__Task requirements__
Return exactly the lines from the one that contains "many there are." up to the last line of the listing, and nothing else.

__Records for this exercise__
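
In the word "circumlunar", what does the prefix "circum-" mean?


Prefix: circum-
Example: circumlunar (circum- + lunar)
Meaning = around


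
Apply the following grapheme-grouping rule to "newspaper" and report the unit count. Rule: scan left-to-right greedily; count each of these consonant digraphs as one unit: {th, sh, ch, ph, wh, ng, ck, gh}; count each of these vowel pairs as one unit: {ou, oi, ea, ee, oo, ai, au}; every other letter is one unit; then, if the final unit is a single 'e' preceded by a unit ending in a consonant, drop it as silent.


Word: "newspaper" (9 letters)
Left-to-right scan:
  (1) 'n' (letter)
  (2) 'e' (letter)
  (3) 'w' (letter)
  (4) 's' (letter)
  (5) 'p' (letter)
  (6) 'a' (letter)
  (7) 'p' (letter)
  (8) 'e' (letter)
  (9) 'r' (letter)
Units from scan: 9
Sound units = 9 units


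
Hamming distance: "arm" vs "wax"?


Comparing character by character (same length = 3):
  Pos 0: 'a' vs 'w' !=
  Pos 1: 'r' vs 'a' !=
  Pos 2: 'm' vs 'x' !=
Hamming distance = 3


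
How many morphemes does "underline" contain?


Word: "underline"
Morphemes: under- + line
Each morpheme carries meaning
= 2 morphemes


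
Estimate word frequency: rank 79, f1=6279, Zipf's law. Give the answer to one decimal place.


Zipf's law: f(r) = f(1) / r
f(1) = 6279
f(79) = 6279 / 79
= 79.5 occurrences


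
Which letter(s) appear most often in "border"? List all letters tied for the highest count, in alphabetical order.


Word: "border"
Letter counts:
  'b': 1
  'd': 1
  'e': 1
  'o': 1
  'r': 2
Maximum count = 2
Most frequent = 'r' (2 times each)


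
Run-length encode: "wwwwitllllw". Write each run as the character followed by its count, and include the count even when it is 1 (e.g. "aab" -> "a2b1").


String: "wwwwitllllw"
Scanning for consecutive runs:
  'w' x 4
  'i' x 1
  't' x 1
  'l' x 4
  'w' x 1
RLE = "w4i1t1l4w1"


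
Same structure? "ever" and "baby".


Pattern of "ever": [0, 1, 0, 2]
Pattern of "baby": [0, 1, 0, 2]
Patterns match
Same pattern = Yes


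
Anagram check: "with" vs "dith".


Word 1: "with" → sorted: hitw
Word 2: "dith" → sorted: dhit
Same letters? hitw != dhit
Anagram = No


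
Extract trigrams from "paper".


Word: "paper" (length 5)
Number of trigrams = 5 - 3 + 1 = 3
  Position 0: "pap"
  Position 1: "ape"
  Position 2: "per"
Trigrams = "pap", "ape", "per"


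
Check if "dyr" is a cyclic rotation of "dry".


Word: "dry", Candidate: "dyr"
Method: check if candidate is substring of word+word
"drydry" contains "dyr"? No
Is rotation = No


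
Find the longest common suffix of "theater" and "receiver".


Word 1: "theater"
Word 2: "receiver"
Comparing from end:
  Pos -1: 'r' == 'r'
  Pos -2: 'e' == 'e'
  Pos -3: 't' != 'v' (stop)
LCS = "er" (length 2)


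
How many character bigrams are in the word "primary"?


Word: "primary" (length 7)
Number of 2-grams = length - 2 + 1 = 7 - 2 + 1
= 6


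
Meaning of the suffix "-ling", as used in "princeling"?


Suffix: -ling
As in: princeling -> prince + -ling
Meaning = small / young


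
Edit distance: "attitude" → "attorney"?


Word 1: "attitude" (length 8)
Word 2: "attorney" (length 8)
One optimal edit sequence (insert/delete/substitute each cost 1):
  1. keep 'a'
  2. keep 't'
  3. keep 't'
  4. substitute 'i' -> 'o'  (+1)
  5. substitute 't' -> 'r'  (+1)
  6. substitute 'u' -> 'n'  (+1)
  7. substitute 'd' -> 'e'  (+1)
  8. substitute 'e' -> 'y'  (+1)
Total edit operations: 5
Edit distance = 5


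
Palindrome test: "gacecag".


Word: "gacecag"
Reversed: "gacecag"
Forward == Backward? gacecag == gacecag
Palindrome = Yes


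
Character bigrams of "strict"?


Word: "strict" (length 6)
Number of bigrams = 6 - 2 + 1 = 5
  Position 0: "st"
  Position 1: "tr"
  Position 2: "ri"
  Position 3: "ic"
  Position 4: "ct"
Bigrams = "st", "tr", "ri", "ic", "ct"


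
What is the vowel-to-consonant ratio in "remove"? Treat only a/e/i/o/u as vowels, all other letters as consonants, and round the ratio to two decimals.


Word: "remove"
Vowels (a,e,i,o,u): 3
Consonants: 3
Ratio = 3/3
= 1.00


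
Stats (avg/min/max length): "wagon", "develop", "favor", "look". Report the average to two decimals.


Lengths: "wagon"=5, "develop"=7, "favor"=5, "look"=4
Sum = 21, Count = 4
Average = 21/4 = 5.25
= avg=5.25, min=4, max=7


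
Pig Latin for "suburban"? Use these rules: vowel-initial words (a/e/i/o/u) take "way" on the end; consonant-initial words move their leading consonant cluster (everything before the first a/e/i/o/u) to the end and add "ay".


Word: "suburban"
Starts with consonant(s) → move to end, add 'ay'
Consonant cluster: "s"
Pig Latin = "uburbansay"


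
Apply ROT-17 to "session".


Word: "session"
Shift: 17
Each letter → (letter + shift) mod 26:
  's' (18) + 17 = 9 → 'j'
  'e' (4) + 17 = 21 → 'v'
  's' (18) + 17 = 9 → 'j'
  's' (18) + 17 = 9 → 'j'
  'i' (8) + 17 = 25 → 'z'
  'o' (14) + 17 = 5 → 'f'
  'n' (13) + 17 = 4 → 'e'
Result = "jvjjzfe"


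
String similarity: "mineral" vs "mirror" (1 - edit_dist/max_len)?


Word 1: "mineral" (length 7)
Word 2: "mirror" (length 6)
One optimal edit sequence:
  1. keep 'm'
  2. keep 'i'
  3. delete 'n'  (+1)
  4. substitute 'e' -> 'r'  (+1)
  5. keep 'r'
  6. substitute 'a' -> 'o'  (+1)
  7. substitute 'l' -> 'r'  (+1)
Edit distance = 4
Max length = max(7, 6) = 7
Similarity = 1 - 4/7
= 0.4286


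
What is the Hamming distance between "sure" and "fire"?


Comparing character by character (same length = 4):
  Pos 0: 's' vs 'f' !=
  Pos 1: 'u' vs 'i' !=
  Pos 2: 'r' vs 'r' =
  Pos 3: 'e' vs 'e' =
Hamming distance = 2


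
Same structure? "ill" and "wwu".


Pattern of "ill": [0, 1, 1]
Pattern of "wwu": [0, 0, 1]
Patterns do not match
Same pattern = No


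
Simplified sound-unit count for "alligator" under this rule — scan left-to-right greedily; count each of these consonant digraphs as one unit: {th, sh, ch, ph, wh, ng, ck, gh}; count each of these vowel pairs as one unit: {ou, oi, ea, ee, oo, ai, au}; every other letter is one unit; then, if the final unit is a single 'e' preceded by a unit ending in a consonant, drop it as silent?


Word: "alligator" (9 letters)
Left-to-right scan:
  1. 'a' (letter)
  2. 'l' (letter)
  3. 'l' (letter)
  4. 'i' (letter)
  5. 'g' (letter)
  6. 'a' (letter)
  7. 't' (letter)
  8. 'o' (letter)
  9. 'r' (letter)
Units from scan: 9
Sound units = 9 units


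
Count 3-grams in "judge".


Word: "judge" (length 5)
Number of 3-grams = length - 3 + 1 = 5 - 3 + 1
= 3


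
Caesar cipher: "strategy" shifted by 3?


Word: "strategy"
Shift: 3
Each letter → (letter + shift) mod 26:
  's' (18) + 3 = 21 → 'v'
  't' (19) + 3 = 22 → 'w'
  'r' (17) + 3 = 20 → 'u'
  'a' (0) + 3 = 3 → 'd'
  't' (19) + 3 = 22 → 'w'
  'e' (4) + 3 = 7 → 'h'
  'g' (6) + 3 = 9 → 'j'
  'y' (24) + 3 = 1 → 'b'
Result = "vwudwhjb"


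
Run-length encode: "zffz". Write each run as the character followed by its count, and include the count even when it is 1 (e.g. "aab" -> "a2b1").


String: "zffz"
Scanning for consecutive runs:
  'z' x 1
  'f' x 2
  'z' x 1
RLE = "z1f2z1"


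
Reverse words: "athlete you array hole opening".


Original: "athlete you array hole opening"
Words (1..n): athlete | you | array | hole | opening
Reversed (n..1): opening | hole | array | you | athlete
Result = "opening hole array you athlete"


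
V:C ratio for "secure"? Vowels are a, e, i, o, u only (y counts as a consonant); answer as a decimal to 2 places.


Word: "secure"
Vowels (a,e,i,o,u): 3
Consonants: 3
Ratio = 3/3
= 1.00


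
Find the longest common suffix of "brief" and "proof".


Word 1: "brief"
Word 2: "proof"
Comparing from end:
  Pos -1: 'f' == 'f'
  Pos -2: 'e' != 'o' (stop)
LCS = "f" (length 1)


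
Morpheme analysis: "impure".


Word: "impure"
Morphemes: im- / pure
Each morpheme carries meaning
= 2 morphemes


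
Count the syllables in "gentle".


Word: "gentle"
Syllable breakdown: gen-tle
Counting: 2 parts
= 2 syllables


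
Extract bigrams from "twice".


Word: "twice" (length 5)
Number of bigrams = 5 - 2 + 1 = 4
  Position 0: "tw"
  Position 1: "wi"
  Position 2: "ic"
  Position 3: "ce"
Bigrams = "tw", "wi", "ic", "ce"


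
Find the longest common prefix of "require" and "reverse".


Word 1: "require"
Word 2: "reverse"
Comparing from start:
  Pos 0: 'r' == 'r'
  Pos 1: 'e' == 'e'
  Pos 2: 'q' != 'v' (stop)
LCP = "re" (length 2)


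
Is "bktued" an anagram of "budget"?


Word 1: "budget" → sorted: bdegtu
Word 2: "bktued" → sorted: bdektu
Same letters? bdegtu != bdektu
Anagram = No


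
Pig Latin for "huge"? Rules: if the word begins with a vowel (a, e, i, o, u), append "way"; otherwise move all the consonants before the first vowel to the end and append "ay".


Word: "huge"
Starts with consonant(s) → move to end, add 'ay'
Consonant cluster: "h"
Pig Latin = "ugehay"


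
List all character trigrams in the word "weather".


Word: "weather" (length 7)
Number of trigrams = 7 - 3 + 1 = 5
  Position 0: "wea"
  Position 1: "eat"
  Position 2: "ath"
  Position 3: "the"
  Position 4: "her"
Trigrams = "wea", "eat", "ath", "the", "her"


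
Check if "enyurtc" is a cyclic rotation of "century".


Word: "century", Candidate: "enyurtc"
Method: check if candidate is substring of word+word
"centurycentury" contains "enyurtc"? No
Is rotation = No


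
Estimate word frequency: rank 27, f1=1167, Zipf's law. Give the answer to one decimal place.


Zipf's law: f(r) = f(1) / r
f(1) = 1167
f(27) = 1167 / 27
= 43.2 occurrences


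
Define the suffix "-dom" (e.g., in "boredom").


Suffix: -dom
Example: boredom (bore + -dom)
Meaning = state / realm


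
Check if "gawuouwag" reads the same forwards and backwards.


Word: "gawuouwag"
Reversed: "gawuouwag"
Forward == Backward? gawuouwag == gawuouwag
Palindrome = Yes


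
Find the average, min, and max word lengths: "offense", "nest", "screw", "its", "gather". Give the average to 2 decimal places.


Lengths: "offense"=7, "nest"=4, "screw"=5, "its"=3, "gather"=6
Sum = 25, Count = 5
Average = 25/5 = 5.00
= avg=5.00, min=3, max=7


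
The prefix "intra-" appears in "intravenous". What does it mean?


Prefix: intra-
Example: intravenous = intra- + venous
Meaning = within


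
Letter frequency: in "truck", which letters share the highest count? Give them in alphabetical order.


Word: "truck"
Letter counts:
  'c': 1
  'k': 1
  'r': 1
  't': 1
  'u': 1
Maximum count = 1
Most frequent = 'c', 'k', 'r', 't', 'u' (1 time each)


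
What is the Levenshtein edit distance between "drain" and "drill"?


Word 1: "drain" (length 5)
Word 2: "drill" (length 5)
One optimal edit sequence (insert/delete/substitute each cost 1):
  1. keep 'd'
  2. keep 'r'
  3. substitute 'a' -> 'i'  (+1)
  4. substitute 'i' -> 'l'  (+1)
  5. substitute 'n' -> 'l'  (+1)
Total edit operations: 3
Edit distance = 3


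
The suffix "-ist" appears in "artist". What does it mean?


Suffix: -ist
Example: artist = art + -ist
Meaning = one who practices


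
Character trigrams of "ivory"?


Word: "ivory" (length 5)
Number of trigrams = 5 - 3 + 1 = 3
  Position 0: "ivo"
  Position 1: "vor"
  Position 2: "ory"
Trigrams = "ivo", "vor", "ory"


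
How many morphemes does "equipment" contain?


Word: "equipment"
Morphemes: equip | -ment
Each morpheme carries meaning
= 2 morphemes


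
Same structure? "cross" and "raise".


Pattern of "cross": [0, 1, 2, 3, 3]
Pattern of "raise": [0, 1, 2, 3, 4]
Patterns do not match
Same pattern = No


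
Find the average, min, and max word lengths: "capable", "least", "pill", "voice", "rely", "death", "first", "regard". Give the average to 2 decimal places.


Lengths: "capable"=7, "least"=5, "pill"=4, "voice"=5, "rely"=4, "death"=5, "first"=5, "regard"=6
Sum = 41, Count = 8
Average = 41/8 = 5.13
= avg=5.13, min=4, max=7


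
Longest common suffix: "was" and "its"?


Word 1: "was"
Word 2: "its"
Comparing from end:
  Pos -1: 's' == 's'
  Pos -2: 'a' != 't' (stop)
LCS = "s" (length 1)


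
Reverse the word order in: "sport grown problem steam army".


Original: "sport grown problem steam army"
Words (1..n): sport | grown | problem | steam | army
Reversed (n..1): army | steam | problem | grown | sport
Result = "army steam problem grown sport"


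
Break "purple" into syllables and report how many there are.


Word: "purple"
Syllable breakdown: pur-ple
Counting: 2 parts
= 2 syllables


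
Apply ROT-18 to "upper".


Word: "upper"
Shift: 18
Each letter → (letter + shift) mod 26:
  'u' (20) + 18 = 12 → 'm'
  'p' (15) + 18 = 7 → 'h'
  'p' (15) + 18 = 7 → 'h'
  'e' (4) + 18 = 22 → 'w'
  'r' (17) + 18 = 9 → 'j'
Result = "mhhwj"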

__Answer space__
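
Break "purple" into syllables and report how many there are.


Word: "purple"
Syllable breakdown: pur-ple
Counting: 2 parts
= 2 syllables


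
Apply ROT-18 to "upper".


Word: "upper"
Shift: 18
Each letter → (letter + shift) mod 26:
  'u' (20) + 18 = 12 → 'm'
  'p' (15) + 18 = 7 → 'h'
  'p' (15) + 18 = 7 → 'h'
  'e' (4) + 18 = 22 → 'w'
  'r' (17) + 18 = 9 → 'j'
Result = "mhhwj"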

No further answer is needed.